◆ Records to use:

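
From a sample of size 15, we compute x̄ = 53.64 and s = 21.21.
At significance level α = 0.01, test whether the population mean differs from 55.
One-sample t-test:
H₀: μ = 55
H₁: μ ≠ 55
df = n - 1 = 14
t = (x̄ - μ₀) / (s/√n) = (53.64 - 55) / (21.21/√15) = -0.248
p-value = 0.8075

Since p-value > α = 0.01, we fail to reject H₀.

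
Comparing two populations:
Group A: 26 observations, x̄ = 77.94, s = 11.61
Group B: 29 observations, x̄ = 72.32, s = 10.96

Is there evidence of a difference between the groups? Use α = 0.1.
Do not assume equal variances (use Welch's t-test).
Welch's two-sample t-test:
H₀: μ₁ = μ₂
H₁: μ₁ ≠ μ₂
s₁²/n₁ = 11.61²/26 = 5.1843,  s₂²/n₂ = 10.96²/29 = 4.1421
SE = √(s₁²/n₁ + s₂²/n₂) = √(5.1843 + 4.1421) = 3.0539
df (Welch-Satterthwaite) = (s₁²/n₁ + s₂²/n₂)² / [(s₁²/n₁)²/(n₁-1) + (s₂²/n₂)²/(n₂-1)] ≈ 51.53
t = (x̄₁ - x̄₂) / SE = (77.94 - 72.32) / 3.0539 = 5.62 / 3.0539 = 1.840
p-value = 0.0715

Since p-value < α = 0.1, we reject H₀.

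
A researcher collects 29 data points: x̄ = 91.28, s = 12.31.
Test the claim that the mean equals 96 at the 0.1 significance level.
One-sample t-test:
H₀: μ = 96
H₁: μ ≠ 96
df = n - 1 = 28
t = (x̄ - μ₀) / (s/√n) = (91.28 - 96) / (12.31/√29) = -2.065
p-value = 0.0483

Since p-value < α = 0.1, we reject H₀.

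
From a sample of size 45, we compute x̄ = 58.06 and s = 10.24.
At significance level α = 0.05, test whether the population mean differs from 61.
One-sample t-test:
H₀: μ = 61
H₁: μ ≠ 61
df = n - 1 = 44
t = (x̄ - μ₀) / (s/√n) = (58.06 - 61) / (10.24/√45) = -1.926
p-value = 0.0606

Since p-value > α = 0.05, we fail to reject H₀.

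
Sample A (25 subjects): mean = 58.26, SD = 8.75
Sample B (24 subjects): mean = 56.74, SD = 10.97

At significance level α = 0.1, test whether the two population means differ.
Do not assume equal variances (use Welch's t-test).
Welch's two-sample t-test:
H₀: μ₁ = μ₂
H₁: μ₁ ≠ μ₂
s₁²/n₁ = 8.75²/25 = 3.0625,  s₂²/n₂ = 10.97²/24 = 5.0142
SE = √(s₁²/n₁ + s₂²/n₂) = √(3.0625 + 5.0142) = 2.8420
df (Welch-Satterthwaite) = (s₁²/n₁ + s₂²/n₂)² / [(s₁²/n₁)²/(n₁-1) + (s₂²/n₂)²/(n₂-1)] ≈ 43.96
t = (x̄₁ - x̄₂) / SE = (58.26 - 56.74) / 2.8420 = 1.52 / 2.8420 = 0.535
p-value = 0.5955

Since p-value > α = 0.1, we fail to reject H₀.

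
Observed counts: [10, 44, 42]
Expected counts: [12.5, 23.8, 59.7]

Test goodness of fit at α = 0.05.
Chi-square goodness of fit test:
H₀: observed counts match expected distribution
H₁: observed counts differ from expected distribution
df = k - 1 = 2
χ² = Σ(O - E)²/E
   = (10 - 12.5)²/12.5 + (44 - 23.8)²/23.8 + (42 - 59.7)²/59.7
   = 0.500 + 17.145 + 5.248
   = 22.89
p-value < 0.0001

Since p-value < α = 0.05, we reject H₀.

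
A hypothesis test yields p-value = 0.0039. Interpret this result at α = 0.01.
Since p = 0.0039 < α = 0.01, reject H₀.
There is sufficient evidence to reject the null hypothesis; the result is statistically significant at the 0.01 level.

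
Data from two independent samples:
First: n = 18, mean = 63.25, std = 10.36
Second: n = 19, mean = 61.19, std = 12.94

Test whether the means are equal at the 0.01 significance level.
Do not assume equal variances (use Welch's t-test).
Welch's two-sample t-test:
H₀: μ₁ = μ₂
H₁: μ₁ ≠ μ₂
s₁²/n₁ = 10.36²/18 = 5.9628,  s₂²/n₂ = 12.94²/19 = 8.8128
SE = √(s₁²/n₁ + s₂²/n₂) = √(5.9628 + 8.8128) = 3.8439
df (Welch-Satterthwaite) = (s₁²/n₁ + s₂²/n₂)² / [(s₁²/n₁)²/(n₁-1) + (s₂²/n₂)²/(n₂-1)] ≈ 34.08
t = (x̄₁ - x̄₂) / SE = (63.25 - 61.19) / 3.8439 = 2.06 / 3.8439 = 0.536
p-value = 0.5955

Since p-value > α = 0.01, we fail to reject H₀.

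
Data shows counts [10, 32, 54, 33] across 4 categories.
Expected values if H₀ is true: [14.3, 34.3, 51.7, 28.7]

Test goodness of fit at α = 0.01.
Chi-square goodness of fit test:
H₀: observed counts match expected distribution
H₁: observed counts differ from expected distribution
df = k - 1 = 3
χ² = Σ(O - E)²/E
   = (10 - 14.3)²/14.3 + (32 - 34.3)²/34.3 + (54 - 51.7)²/51.7 + (33 - 28.7)²/28.7
   = 1.293 + 0.154 + 0.102 + 0.644
   = 2.19
p-value = 0.5332

Since p-value > α = 0.01, we fail to reject H₀.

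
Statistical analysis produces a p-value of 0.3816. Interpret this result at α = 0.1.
Since p = 0.3816 > α = 0.1, fail to reject H₀.
There is insufficient evidence to reject the null hypothesis; the result is not statistically significant at the 0.1 level.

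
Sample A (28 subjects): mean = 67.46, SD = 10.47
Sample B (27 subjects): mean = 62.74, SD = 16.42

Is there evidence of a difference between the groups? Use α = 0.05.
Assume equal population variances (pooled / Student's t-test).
Student's two-sample t-test (equal variances):
H₀: μ₁ = μ₂
H₁: μ₁ ≠ μ₂
df = n₁ + n₂ - 2 = 53
Pooled variance s_p² = [(n₁-1)s₁² + (n₂-1)s₂²] / (n₁ + n₂ - 2) = [(27)(10.47²) + (26)(16.42²)] / 53 = 188.1093
SE = √(s_p²(1/n₁ + 1/n₂)) = √(188.1093 × (1/28 + 1/27)) = 3.6994
t = (x̄₁ - x̄₂) / SE = (67.46 - 62.74) / 3.6994 = 4.72 / 3.6994 = 1.276
p-value = 0.2076

Since p-value > α = 0.05, we fail to reject H₀.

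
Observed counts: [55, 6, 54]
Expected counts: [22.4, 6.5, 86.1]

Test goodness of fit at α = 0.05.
Chi-square goodness of fit test:
H₀: observed counts match expected distribution
H₁: observed counts differ from expected distribution
df = k - 1 = 2
χ² = Σ(O - E)²/E
   = (55 - 22.4)²/22.4 + (6 - 6.5)²/6.5 + (54 - 86.1)²/86.1
   = 47.445 + 0.038 + 11.968
   = 59.45
p-value < 0.0001

Since p-value < α = 0.05, we reject H₀.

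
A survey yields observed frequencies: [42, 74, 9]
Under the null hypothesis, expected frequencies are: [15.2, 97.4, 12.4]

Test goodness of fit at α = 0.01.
Chi-square goodness of fit test:
H₀: observed counts match expected distribution
H₁: observed counts differ from expected distribution
df = k - 1 = 2
χ² = Σ(O - E)²/E
   = (42 - 15.2)²/15.2 + (74 - 97.4)²/97.4 + (9 - 12.4)²/12.4
   = 47.253 + 5.622 + 0.932
   = 53.81
p-value < 0.0001

Since p-value < α = 0.01, we reject H₀.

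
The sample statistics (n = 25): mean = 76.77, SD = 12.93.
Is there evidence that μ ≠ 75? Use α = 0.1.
One-sample t-test:
H₀: μ = 75
H₁: μ ≠ 75
df = n - 1 = 24
t = (x̄ - μ₀) / (s/√n) = (76.77 - 75) / (12.93/√25) = 0.684
p-value = 0.5002

Since p-value > α = 0.1, we fail to reject H₀.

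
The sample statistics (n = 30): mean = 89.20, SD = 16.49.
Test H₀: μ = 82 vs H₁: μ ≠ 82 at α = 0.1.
One-sample t-test:
H₀: μ = 82
H₁: μ ≠ 82
df = n - 1 = 29
t = (x̄ - μ₀) / (s/√n) = (89.20 - 82) / (16.49/√30) = 2.392
p-value = 0.0235

Since p-value < α = 0.1, we reject H₀.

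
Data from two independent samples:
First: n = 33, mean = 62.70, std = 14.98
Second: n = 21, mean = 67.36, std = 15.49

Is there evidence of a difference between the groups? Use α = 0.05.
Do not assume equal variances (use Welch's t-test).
Welch's two-sample t-test:
H₀: μ₁ = μ₂
H₁: μ₁ ≠ μ₂
s₁²/n₁ = 14.98²/33 = 6.8000,  s₂²/n₂ = 15.49²/21 = 11.4257
SE = √(s₁²/n₁ + s₂²/n₂) = √(6.8000 + 11.4257) = 4.2692
df (Welch-Satterthwaite) = (s₁²/n₁ + s₂²/n₂)² / [(s₁²/n₁)²/(n₁-1) + (s₂²/n₂)²/(n₂-1)] ≈ 41.67
t = (x̄₁ - x̄₂) / SE = (62.70 - 67.36) / 4.2692 = -4.66 / 4.2692 = -1.092
p-value = 0.2813

Since p-value > α = 0.05, we fail to reject H₀.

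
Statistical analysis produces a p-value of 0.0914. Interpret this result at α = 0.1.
Since p = 0.0914 < α = 0.1, reject H₀.
There is sufficient evidence to reject the null hypothesis; the result is statistically significant at the 0.1 level.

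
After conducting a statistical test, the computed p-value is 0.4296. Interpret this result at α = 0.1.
Since p = 0.4296 > α = 0.1, fail to reject H₀.
There is insufficient evidence to reject the null hypothesis; the result is not statistically significant at the 0.1 level.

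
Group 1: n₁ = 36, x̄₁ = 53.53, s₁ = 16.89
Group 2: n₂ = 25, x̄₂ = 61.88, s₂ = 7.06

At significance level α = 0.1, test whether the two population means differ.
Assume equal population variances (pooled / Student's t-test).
Student's two-sample t-test (equal variances):
H₀: μ₁ = μ₂
H₁: μ₁ ≠ μ₂
df = n₁ + n₂ - 2 = 59
Pooled variance s_p² = [(n₁-1)s₁² + (n₂-1)s₂²] / (n₁ + n₂ - 2) = [(35)(16.89²) + (24)(7.06²)] / 59 = 189.5046
SE = √(s_p²(1/n₁ + 1/n₂)) = √(189.5046 × (1/36 + 1/25)) = 3.5839
t = (x̄₁ - x̄₂) / SE = (53.53 - 61.88) / 3.5839 = -8.35 / 3.5839 = -2.330
p-value = 0.0233

Since p-value < α = 0.1, we reject H₀.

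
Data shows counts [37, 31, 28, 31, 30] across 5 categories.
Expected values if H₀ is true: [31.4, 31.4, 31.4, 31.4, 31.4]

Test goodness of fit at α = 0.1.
Chi-square goodness of fit test:
H₀: observed counts match expected distribution
H₁: observed counts differ from expected distribution
df = k - 1 = 4
χ² = Σ(O - E)²/E
   = (37 - 31.4)²/31.4 + (31 - 31.4)²/31.4 + (28 - 31.4)²/31.4 + (31 - 31.4)²/31.4 + (30 - 31.4)²/31.4
   = 0.999 + 0.005 + 0.368 + 0.005 + 0.062
   = 1.44
p-value = 0.8373

Since p-value > α = 0.1, we fail to reject H₀.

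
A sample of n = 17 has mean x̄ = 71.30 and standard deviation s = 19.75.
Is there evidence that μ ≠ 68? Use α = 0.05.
One-sample t-test:
H₀: μ = 68
H₁: μ ≠ 68
df = n - 1 = 16
t = (x̄ - μ₀) / (s/√n) = (71.30 - 68) / (19.75/√17) = 0.689
p-value = 0.5007

Since p-value > α = 0.05, we fail to reject H₀.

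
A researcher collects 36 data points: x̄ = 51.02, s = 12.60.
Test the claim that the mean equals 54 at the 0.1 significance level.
One-sample t-test:
H₀: μ = 54
H₁: μ ≠ 54
df = n - 1 = 35
t = (x̄ - μ₀) / (s/√n) = (51.02 - 54) / (12.60/√36) = -1.419
p-value = 0.1647

Since p-value > α = 0.1, we fail to reject H₀.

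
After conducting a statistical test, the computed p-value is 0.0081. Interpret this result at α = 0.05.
Since p = 0.0081 < α = 0.05, reject H₀.
There is sufficient evidence to reject the null hypothesis; the result is statistically significant at the 0.05 level.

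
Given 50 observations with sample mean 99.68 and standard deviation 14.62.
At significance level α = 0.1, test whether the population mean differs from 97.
One-sample t-test:
H₀: μ = 97
H₁: μ ≠ 97
df = n - 1 = 49
t = (x̄ - μ₀) / (s/√n) = (99.68 - 97) / (14.62/√50) = 1.296
p-value = 0.2010

Since p-value > α = 0.1, we fail to reject H₀.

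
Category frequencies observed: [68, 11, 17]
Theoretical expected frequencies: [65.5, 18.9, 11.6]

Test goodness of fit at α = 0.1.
Chi-square goodness of fit test:
H₀: observed counts match expected distribution
H₁: observed counts differ from expected distribution
df = k - 1 = 2
χ² = Σ(O - E)²/E
   = (68 - 65.5)²/65.5 + (11 - 18.9)²/18.9 + (17 - 11.6)²/11.6
   = 0.095 + 3.302 + 2.514
   = 5.91
p-value = 0.0520

Since p-value < α = 0.1, we reject H₀.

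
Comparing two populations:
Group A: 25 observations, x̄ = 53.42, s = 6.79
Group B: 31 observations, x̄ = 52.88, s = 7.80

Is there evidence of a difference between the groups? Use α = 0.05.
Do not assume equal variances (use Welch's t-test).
Welch's two-sample t-test:
H₀: μ₁ = μ₂
H₁: μ₁ ≠ μ₂
s₁²/n₁ = 6.79²/25 = 1.8442,  s₂²/n₂ = 7.80²/31 = 1.9626
SE = √(s₁²/n₁ + s₂²/n₂) = √(1.8442 + 1.9626) = 1.9511
df (Welch-Satterthwaite) = (s₁²/n₁ + s₂²/n₂)² / [(s₁²/n₁)²/(n₁-1) + (s₂²/n₂)²/(n₂-1)] ≈ 53.65
t = (x̄₁ - x̄₂) / SE = (53.42 - 52.88) / 1.9511 = 0.54 / 1.9511 = 0.277
p-value = 0.7830

Since p-value > α = 0.05, we fail to reject H₀.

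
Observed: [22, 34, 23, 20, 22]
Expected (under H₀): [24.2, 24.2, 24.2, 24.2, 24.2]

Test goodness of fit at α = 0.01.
Chi-square goodness of fit test:
H₀: observed counts match expected distribution
H₁: observed counts differ from expected distribution
df = k - 1 = 4
χ² = Σ(O - E)²/E
   = (22 - 24.2)²/24.2 + (34 - 24.2)²/24.2 + (23 - 24.2)²/24.2 + (20 - 24.2)²/24.2 + (22 - 24.2)²/24.2
   = 0.200 + 3.969 + 0.060 + 0.729 + 0.200
   = 5.16
p-value = 0.2716

Since p-value > α = 0.01, we fail to reject H₀.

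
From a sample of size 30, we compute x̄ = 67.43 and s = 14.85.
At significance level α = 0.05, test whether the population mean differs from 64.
One-sample t-test:
H₀: μ = 64
H₁: μ ≠ 64
df = n - 1 = 29
t = (x̄ - μ₀) / (s/√n) = (67.43 - 64) / (14.85/√30) = 1.265
p-value = 0.2159

Since p-value > α = 0.05, we fail to reject H₀.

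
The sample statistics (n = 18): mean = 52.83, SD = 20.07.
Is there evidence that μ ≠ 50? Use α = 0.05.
One-sample t-test:
H₀: μ = 50
H₁: μ ≠ 50
df = n - 1 = 17
t = (x̄ - μ₀) / (s/√n) = (52.83 - 50) / (20.07/√18) = 0.598
p-value = 0.5576

Since p-value > α = 0.05, we fail to reject H₀.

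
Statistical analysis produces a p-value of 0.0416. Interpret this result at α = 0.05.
Since p = 0.0416 < α = 0.05, reject H₀.
There is sufficient evidence to reject the null hypothesis; the result is statistically significant at the 0.05 level.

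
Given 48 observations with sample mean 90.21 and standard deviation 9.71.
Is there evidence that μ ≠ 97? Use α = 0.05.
One-sample t-test:
H₀: μ = 97
H₁: μ ≠ 97
df = n - 1 = 47
t = (x̄ - μ₀) / (s/√n) = (90.21 - 97) / (9.71/√48) = -4.845
p-value < 0.0001

Since p-value < α = 0.05, we reject H₀.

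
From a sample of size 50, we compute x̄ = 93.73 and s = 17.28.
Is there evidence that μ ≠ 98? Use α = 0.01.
One-sample t-test:
H₀: μ = 98
H₁: μ ≠ 98
df = n - 1 = 49
t = (x̄ - μ₀) / (s/√n) = (93.73 - 98) / (17.28/√50) = -1.747
p-value = 0.0868

Since p-value > α = 0.01, we fail to reject H₀.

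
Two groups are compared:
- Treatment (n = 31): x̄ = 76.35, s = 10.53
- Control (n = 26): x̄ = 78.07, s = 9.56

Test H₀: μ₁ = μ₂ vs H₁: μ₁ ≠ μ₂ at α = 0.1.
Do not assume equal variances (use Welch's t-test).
Welch's two-sample t-test:
H₀: μ₁ = μ₂
H₁: μ₁ ≠ μ₂
s₁²/n₁ = 10.53²/31 = 3.5768,  s₂²/n₂ = 9.56²/26 = 3.5151
SE = √(s₁²/n₁ + s₂²/n₂) = √(3.5768 + 3.5151) = 2.6631
df (Welch-Satterthwaite) = (s₁²/n₁ + s₂²/n₂)² / [(s₁²/n₁)²/(n₁-1) + (s₂²/n₂)²/(n₂-1)] ≈ 54.63
t = (x̄₁ - x̄₂) / SE = (76.35 - 78.07) / 2.6631 = -1.72 / 2.6631 = -0.646
p-value = 0.5211

Since p-value > α = 0.1, we fail to reject H₀.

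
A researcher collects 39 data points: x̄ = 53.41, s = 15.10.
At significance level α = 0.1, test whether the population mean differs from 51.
One-sample t-test:
H₀: μ = 51
H₁: μ ≠ 51
df = n - 1 = 38
t = (x̄ - μ₀) / (s/√n) = (53.41 - 51) / (15.10/√39) = 0.997
p-value = 0.3252

Since p-value > α = 0.1, we fail to reject H₀.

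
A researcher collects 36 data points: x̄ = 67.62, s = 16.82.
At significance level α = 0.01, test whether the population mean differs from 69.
One-sample t-test:
H₀: μ = 69
H₁: μ ≠ 69
df = n - 1 = 35
t = (x̄ - μ₀) / (s/√n) = (67.62 - 69) / (16.82/√36) = -0.492
p-value = 0.6256

Since p-value > α = 0.01, we fail to reject H₀.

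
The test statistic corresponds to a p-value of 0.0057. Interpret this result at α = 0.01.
Since p = 0.0057 < α = 0.01, reject H₀.
There is sufficient evidence to reject the null hypothesis; the result is statistically significant at the 0.01 level.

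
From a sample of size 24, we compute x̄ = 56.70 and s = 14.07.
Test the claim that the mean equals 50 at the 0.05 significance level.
One-sample t-test:
H₀: μ = 50
H₁: μ ≠ 50
df = n - 1 = 23
t = (x̄ - μ₀) / (s/√n) = (56.70 - 50) / (14.07/√24) = 2.333
p-value = 0.0288

Since p-value < α = 0.05, we reject H₀.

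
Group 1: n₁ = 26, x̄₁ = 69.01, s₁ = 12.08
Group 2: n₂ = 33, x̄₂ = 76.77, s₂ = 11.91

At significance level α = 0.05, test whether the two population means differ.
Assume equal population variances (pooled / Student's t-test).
Student's two-sample t-test (equal variances):
H₀: μ₁ = μ₂
H₁: μ₁ ≠ μ₂
df = n₁ + n₂ - 2 = 57
Pooled variance s_p² = [(n₁-1)s₁² + (n₂-1)s₂²] / (n₁ + n₂ - 2) = [(25)(12.08²) + (32)(11.91²)] / 57 = 143.6368
SE = √(s_p²(1/n₁ + 1/n₂)) = √(143.6368 × (1/26 + 1/33)) = 3.1428
t = (x̄₁ - x̄₂) / SE = (69.01 - 76.77) / 3.1428 = -7.76 / 3.1428 = -2.469
p-value = 0.0166

Since p-value < α = 0.05, we reject H₀.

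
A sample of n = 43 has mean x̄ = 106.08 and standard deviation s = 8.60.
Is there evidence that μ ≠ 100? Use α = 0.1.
One-sample t-test:
H₀: μ = 100
H₁: μ ≠ 100
df = n - 1 = 42
t = (x̄ - μ₀) / (s/√n) = (106.08 - 100) / (8.60/√43) = 4.636
p-value < 0.0001

Since p-value < α = 0.1, we reject H₀.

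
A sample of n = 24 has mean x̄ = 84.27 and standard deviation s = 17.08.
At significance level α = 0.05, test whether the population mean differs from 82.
One-sample t-test:
H₀: μ = 82
H₁: μ ≠ 82
df = n - 1 = 23
t = (x̄ - μ₀) / (s/√n) = (84.27 - 82) / (17.08/√24) = 0.651
p-value = 0.5214

Since p-value > α = 0.05, we fail to reject H₀.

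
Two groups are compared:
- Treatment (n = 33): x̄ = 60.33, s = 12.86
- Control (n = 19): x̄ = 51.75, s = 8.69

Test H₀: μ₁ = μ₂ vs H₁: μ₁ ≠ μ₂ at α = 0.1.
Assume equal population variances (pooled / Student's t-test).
Student's two-sample t-test (equal variances):
H₀: μ₁ = μ₂
H₁: μ₁ ≠ μ₂
df = n₁ + n₂ - 2 = 50
Pooled variance s_p² = [(n₁-1)s₁² + (n₂-1)s₂²] / (n₁ + n₂ - 2) = [(32)(12.86²) + (18)(8.69²)] / 50 = 133.0287
SE = √(s_p²(1/n₁ + 1/n₂)) = √(133.0287 × (1/33 + 1/19)) = 3.3215
t = (x̄₁ - x̄₂) / SE = (60.33 - 51.75) / 3.3215 = 8.58 / 3.3215 = 2.583
p-value = 0.0128

Since p-value < α = 0.1, we reject H₀.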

◆ What you should do:
Working from the entries above, return all lines that contain "Control".

◆ Completed task:
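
- Control (n = 26): x̄ = 78.07, s = 9.56
- Control (n = 19): x̄ = 51.75, s = 8.69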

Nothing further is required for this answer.